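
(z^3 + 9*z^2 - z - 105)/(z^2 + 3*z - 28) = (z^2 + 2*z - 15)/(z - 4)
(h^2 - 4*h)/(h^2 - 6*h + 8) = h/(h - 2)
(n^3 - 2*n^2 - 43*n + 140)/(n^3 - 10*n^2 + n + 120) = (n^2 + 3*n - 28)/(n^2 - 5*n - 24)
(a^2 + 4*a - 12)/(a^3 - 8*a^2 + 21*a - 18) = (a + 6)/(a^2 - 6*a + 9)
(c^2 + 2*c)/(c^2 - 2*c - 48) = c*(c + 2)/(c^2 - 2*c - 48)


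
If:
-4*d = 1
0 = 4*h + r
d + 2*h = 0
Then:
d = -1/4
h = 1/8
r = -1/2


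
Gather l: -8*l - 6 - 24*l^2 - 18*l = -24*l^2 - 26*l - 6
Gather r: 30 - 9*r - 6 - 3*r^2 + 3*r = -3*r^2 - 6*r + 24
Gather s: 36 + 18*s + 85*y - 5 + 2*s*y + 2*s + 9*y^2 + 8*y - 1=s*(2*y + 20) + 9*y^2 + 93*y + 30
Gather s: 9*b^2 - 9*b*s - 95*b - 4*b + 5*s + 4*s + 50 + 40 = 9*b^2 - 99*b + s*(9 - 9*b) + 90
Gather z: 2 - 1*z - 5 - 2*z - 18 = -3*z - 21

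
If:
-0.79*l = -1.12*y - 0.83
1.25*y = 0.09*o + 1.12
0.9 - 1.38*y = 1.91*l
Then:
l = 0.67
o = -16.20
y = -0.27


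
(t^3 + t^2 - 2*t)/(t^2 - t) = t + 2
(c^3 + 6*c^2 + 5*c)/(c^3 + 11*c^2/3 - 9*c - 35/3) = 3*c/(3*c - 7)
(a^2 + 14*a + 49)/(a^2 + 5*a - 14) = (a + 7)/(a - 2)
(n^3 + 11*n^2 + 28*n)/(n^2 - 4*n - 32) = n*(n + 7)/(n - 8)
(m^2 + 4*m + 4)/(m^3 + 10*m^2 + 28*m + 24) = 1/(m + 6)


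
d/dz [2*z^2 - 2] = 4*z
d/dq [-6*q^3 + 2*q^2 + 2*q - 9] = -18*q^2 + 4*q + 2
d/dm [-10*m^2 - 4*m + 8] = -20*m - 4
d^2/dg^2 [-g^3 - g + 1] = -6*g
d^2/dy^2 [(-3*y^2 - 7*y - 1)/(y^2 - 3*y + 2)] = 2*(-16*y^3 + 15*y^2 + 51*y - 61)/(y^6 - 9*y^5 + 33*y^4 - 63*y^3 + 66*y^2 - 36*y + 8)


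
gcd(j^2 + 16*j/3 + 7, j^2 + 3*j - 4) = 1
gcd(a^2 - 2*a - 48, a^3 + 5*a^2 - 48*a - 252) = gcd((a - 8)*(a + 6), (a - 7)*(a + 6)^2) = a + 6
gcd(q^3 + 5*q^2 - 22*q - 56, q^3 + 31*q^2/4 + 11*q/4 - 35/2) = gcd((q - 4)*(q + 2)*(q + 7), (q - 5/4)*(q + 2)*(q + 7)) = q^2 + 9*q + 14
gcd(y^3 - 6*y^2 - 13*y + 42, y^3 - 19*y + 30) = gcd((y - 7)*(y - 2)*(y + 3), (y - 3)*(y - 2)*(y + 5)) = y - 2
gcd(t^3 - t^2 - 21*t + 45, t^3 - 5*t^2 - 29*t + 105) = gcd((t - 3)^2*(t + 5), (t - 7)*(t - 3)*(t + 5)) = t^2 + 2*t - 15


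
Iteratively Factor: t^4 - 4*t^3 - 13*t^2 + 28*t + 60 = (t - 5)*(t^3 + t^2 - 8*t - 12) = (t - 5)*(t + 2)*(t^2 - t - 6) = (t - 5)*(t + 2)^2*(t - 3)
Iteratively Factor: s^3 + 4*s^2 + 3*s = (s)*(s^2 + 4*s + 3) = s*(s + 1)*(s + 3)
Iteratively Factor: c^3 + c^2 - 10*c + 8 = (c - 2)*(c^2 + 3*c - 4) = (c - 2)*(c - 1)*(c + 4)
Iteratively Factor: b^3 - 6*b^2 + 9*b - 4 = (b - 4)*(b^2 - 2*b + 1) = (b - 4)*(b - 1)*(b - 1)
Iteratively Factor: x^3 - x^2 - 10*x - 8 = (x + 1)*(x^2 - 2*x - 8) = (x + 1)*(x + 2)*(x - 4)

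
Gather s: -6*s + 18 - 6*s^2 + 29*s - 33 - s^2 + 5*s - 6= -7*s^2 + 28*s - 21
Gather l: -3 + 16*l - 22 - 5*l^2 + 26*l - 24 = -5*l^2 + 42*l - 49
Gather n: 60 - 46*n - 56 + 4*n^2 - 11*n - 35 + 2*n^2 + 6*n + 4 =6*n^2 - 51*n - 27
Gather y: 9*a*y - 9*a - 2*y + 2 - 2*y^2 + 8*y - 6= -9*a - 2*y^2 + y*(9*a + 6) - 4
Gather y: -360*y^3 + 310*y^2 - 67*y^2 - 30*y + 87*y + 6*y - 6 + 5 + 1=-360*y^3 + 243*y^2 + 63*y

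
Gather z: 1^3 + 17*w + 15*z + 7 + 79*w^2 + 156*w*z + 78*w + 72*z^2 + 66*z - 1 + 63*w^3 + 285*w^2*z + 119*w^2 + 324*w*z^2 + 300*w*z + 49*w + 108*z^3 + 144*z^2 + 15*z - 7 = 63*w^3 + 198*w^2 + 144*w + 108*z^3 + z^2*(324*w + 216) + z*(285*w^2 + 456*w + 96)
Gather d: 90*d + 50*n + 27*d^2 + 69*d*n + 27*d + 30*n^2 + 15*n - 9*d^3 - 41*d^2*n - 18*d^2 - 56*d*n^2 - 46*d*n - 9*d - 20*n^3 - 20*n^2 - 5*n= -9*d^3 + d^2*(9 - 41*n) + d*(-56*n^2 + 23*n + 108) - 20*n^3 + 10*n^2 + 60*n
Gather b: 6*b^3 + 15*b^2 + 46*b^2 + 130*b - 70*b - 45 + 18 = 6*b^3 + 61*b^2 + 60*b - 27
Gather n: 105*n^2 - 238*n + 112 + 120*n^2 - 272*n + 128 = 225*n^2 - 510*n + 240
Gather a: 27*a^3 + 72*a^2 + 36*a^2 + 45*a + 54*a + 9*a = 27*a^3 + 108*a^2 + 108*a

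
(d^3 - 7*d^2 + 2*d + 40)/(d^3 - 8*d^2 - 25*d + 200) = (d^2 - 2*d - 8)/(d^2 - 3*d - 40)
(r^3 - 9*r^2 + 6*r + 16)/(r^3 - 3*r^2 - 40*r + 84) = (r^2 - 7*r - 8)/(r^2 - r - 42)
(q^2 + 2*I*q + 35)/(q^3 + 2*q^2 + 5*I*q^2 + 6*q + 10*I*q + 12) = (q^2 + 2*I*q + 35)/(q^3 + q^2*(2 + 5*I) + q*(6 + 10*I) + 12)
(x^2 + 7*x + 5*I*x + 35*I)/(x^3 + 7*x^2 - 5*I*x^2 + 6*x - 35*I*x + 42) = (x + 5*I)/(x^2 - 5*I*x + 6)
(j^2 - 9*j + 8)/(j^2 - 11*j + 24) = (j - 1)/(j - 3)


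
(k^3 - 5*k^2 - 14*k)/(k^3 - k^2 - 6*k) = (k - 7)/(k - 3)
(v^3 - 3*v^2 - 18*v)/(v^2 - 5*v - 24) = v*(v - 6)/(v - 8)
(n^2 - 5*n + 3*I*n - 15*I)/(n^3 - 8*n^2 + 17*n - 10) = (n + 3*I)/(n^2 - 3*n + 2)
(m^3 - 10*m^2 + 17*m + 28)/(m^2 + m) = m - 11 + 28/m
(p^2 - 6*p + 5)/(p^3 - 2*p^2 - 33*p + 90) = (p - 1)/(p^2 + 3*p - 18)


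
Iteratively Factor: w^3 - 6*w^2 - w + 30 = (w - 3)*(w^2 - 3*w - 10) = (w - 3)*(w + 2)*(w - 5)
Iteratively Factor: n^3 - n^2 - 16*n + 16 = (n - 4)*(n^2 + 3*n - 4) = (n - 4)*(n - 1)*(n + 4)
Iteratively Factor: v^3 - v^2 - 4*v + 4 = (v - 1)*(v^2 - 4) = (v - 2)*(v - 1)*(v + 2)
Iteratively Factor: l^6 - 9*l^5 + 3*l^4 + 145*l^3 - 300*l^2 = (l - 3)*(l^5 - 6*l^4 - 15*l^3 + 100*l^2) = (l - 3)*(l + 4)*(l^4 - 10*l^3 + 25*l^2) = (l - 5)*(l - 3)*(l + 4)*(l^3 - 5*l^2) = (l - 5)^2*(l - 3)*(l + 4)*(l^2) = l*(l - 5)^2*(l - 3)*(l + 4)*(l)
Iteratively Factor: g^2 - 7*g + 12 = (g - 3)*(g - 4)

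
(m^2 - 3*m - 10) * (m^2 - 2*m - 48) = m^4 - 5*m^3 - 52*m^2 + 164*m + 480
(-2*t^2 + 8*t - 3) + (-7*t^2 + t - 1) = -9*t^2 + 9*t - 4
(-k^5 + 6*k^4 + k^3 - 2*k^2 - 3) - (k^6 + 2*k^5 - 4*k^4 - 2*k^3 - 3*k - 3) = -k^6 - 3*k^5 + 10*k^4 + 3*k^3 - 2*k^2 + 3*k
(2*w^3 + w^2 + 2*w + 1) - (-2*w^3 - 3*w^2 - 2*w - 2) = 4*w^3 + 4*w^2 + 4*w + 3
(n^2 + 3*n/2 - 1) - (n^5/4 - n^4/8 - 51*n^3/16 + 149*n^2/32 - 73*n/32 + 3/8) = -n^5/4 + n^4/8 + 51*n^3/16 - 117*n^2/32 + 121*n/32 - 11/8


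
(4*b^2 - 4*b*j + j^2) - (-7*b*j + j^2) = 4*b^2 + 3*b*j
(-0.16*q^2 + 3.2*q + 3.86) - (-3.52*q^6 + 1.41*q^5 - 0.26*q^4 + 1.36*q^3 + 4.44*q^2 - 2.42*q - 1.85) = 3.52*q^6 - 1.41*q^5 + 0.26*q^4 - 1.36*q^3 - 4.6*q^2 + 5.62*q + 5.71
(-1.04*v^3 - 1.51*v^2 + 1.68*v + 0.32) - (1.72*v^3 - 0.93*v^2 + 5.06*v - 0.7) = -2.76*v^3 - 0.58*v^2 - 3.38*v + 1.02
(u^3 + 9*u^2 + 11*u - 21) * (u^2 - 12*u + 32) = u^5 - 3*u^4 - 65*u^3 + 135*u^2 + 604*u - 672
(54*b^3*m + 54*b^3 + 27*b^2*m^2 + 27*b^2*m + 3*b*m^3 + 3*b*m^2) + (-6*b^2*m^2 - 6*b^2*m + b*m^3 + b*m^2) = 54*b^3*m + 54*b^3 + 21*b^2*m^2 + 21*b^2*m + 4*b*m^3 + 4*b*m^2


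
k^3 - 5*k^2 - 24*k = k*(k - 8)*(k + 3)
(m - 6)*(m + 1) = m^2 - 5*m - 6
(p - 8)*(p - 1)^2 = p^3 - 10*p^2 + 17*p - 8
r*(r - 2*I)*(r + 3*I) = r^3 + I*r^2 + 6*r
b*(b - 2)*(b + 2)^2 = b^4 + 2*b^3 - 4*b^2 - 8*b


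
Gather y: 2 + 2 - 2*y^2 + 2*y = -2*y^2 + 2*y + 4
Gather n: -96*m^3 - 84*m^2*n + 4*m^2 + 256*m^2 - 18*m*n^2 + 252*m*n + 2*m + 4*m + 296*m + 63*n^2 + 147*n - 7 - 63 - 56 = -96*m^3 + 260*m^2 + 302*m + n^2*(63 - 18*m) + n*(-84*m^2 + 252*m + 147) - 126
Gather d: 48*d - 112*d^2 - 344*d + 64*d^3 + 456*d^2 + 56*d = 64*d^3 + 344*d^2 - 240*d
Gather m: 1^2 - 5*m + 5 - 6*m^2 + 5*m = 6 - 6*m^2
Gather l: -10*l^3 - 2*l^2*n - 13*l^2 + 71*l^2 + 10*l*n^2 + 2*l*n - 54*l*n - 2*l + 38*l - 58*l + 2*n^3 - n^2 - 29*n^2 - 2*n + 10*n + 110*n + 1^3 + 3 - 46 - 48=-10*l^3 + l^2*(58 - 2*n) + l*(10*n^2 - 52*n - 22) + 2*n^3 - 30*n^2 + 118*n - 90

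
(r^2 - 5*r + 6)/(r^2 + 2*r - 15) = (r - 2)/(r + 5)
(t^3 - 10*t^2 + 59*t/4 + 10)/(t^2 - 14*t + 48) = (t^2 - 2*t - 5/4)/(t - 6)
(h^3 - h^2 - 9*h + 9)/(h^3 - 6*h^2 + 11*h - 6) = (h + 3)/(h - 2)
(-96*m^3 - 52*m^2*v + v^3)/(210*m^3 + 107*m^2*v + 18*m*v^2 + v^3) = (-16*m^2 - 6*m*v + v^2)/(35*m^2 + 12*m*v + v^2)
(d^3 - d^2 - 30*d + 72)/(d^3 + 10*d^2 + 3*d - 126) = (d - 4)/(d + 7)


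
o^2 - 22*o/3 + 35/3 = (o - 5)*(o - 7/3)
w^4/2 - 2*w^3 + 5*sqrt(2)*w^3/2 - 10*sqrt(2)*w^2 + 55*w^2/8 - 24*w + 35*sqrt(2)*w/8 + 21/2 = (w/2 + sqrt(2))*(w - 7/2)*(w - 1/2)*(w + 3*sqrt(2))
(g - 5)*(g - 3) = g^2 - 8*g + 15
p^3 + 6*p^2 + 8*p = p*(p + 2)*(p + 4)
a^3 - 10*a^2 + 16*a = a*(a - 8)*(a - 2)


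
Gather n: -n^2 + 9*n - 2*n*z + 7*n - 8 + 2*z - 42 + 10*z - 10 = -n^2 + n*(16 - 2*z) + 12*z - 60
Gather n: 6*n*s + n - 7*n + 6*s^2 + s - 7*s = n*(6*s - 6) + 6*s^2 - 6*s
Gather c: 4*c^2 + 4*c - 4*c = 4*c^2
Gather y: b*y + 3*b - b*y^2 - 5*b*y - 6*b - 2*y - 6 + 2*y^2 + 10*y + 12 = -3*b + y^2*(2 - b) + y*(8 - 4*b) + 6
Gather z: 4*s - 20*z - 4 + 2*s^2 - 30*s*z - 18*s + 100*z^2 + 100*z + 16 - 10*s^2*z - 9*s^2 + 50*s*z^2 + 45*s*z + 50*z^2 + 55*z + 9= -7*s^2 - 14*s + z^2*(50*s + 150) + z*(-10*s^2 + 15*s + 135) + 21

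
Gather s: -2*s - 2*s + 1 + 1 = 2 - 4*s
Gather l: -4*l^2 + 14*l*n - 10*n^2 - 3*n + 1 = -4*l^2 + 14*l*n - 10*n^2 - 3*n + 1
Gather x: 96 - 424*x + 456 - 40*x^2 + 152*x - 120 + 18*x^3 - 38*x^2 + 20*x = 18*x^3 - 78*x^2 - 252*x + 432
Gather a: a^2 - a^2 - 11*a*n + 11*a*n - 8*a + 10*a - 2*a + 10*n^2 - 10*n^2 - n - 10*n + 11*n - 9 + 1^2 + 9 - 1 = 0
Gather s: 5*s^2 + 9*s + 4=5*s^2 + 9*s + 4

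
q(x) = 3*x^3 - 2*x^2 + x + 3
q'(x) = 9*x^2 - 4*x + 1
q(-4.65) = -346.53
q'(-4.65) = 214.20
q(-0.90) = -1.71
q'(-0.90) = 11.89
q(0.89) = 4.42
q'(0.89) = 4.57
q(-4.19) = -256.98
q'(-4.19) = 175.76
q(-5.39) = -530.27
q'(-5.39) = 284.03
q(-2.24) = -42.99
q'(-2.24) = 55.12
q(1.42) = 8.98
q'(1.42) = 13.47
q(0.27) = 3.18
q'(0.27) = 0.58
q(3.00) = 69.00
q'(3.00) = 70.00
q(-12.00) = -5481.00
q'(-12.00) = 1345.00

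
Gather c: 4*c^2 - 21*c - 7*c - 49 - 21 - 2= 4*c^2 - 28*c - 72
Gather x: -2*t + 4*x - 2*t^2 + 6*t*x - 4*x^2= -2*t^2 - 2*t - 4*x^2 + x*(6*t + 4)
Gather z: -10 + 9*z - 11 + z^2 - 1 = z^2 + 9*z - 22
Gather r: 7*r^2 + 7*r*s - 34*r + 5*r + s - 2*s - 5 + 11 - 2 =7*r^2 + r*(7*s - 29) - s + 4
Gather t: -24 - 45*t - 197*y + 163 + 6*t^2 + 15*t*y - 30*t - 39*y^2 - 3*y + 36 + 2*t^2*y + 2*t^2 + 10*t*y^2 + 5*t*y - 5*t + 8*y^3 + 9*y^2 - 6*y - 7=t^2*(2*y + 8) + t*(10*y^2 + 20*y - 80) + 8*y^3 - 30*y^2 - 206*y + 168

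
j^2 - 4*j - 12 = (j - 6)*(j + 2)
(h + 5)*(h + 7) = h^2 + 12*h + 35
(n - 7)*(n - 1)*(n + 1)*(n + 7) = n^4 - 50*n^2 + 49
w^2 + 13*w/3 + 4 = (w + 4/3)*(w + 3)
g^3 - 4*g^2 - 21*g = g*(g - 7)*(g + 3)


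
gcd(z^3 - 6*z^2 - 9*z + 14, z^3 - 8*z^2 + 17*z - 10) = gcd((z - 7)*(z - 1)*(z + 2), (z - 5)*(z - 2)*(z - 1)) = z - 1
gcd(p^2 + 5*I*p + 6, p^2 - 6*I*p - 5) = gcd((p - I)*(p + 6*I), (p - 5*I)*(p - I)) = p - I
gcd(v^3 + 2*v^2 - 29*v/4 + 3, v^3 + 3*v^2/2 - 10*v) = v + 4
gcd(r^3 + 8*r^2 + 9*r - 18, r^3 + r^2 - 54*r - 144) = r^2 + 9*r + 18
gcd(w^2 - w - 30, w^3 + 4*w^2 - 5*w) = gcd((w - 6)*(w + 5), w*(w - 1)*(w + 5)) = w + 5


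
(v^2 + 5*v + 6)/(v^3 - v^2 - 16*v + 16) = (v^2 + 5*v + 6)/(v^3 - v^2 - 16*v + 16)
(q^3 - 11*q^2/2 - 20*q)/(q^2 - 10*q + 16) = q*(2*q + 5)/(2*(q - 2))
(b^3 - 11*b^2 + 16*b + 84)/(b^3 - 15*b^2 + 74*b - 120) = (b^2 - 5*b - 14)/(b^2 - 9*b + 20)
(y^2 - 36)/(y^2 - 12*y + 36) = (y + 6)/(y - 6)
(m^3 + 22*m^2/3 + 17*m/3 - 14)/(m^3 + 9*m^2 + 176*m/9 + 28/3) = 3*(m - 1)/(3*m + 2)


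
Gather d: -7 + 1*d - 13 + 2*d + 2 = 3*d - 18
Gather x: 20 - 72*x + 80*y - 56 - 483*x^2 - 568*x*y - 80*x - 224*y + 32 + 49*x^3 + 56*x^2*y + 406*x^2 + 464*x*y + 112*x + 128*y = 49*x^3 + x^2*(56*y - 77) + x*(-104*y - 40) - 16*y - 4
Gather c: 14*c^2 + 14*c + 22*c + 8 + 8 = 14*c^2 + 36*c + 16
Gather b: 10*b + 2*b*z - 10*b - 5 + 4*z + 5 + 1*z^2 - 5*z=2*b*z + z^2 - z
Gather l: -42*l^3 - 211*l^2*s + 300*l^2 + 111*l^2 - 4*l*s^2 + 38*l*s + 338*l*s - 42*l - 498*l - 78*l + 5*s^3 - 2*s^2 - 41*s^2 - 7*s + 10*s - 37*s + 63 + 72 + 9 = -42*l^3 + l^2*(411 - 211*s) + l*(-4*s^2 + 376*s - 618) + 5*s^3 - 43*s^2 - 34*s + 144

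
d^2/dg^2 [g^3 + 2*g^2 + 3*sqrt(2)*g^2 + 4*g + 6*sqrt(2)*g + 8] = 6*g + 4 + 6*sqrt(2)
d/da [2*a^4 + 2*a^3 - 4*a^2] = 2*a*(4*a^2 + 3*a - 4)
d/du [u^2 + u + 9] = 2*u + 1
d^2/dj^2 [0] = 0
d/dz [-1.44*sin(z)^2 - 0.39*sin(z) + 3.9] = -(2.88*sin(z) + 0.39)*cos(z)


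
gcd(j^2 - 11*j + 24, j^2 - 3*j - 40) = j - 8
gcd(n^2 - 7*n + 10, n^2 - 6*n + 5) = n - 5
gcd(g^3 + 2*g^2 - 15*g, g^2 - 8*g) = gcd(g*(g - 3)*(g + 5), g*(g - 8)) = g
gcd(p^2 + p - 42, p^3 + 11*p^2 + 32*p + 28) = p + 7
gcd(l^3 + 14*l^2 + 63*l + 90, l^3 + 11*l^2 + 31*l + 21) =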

..............................

EXERCISE DETAILS
For the string "sqrt", filter the data and copy out each line where it occurs.

WRITTEN REPLY
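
w^4/2 - 2*w^3 + 5*sqrt(2)*w^3/2 - 10*sqrt(2)*w^2 + 55*w^2/8 - 24*w + 35*sqrt(2)*w/8 + 21/2 = (w/2 + sqrt(2))*(w - 7/2)*(w - 1/2)*(w + 3*sqrt(2))
d^2/dg^2 [g^3 + 2*g^2 + 3*sqrt(2)*g^2 + 4*g + 6*sqrt(2)*g + 8] = 6*g + 4 + 6*sqrt(2)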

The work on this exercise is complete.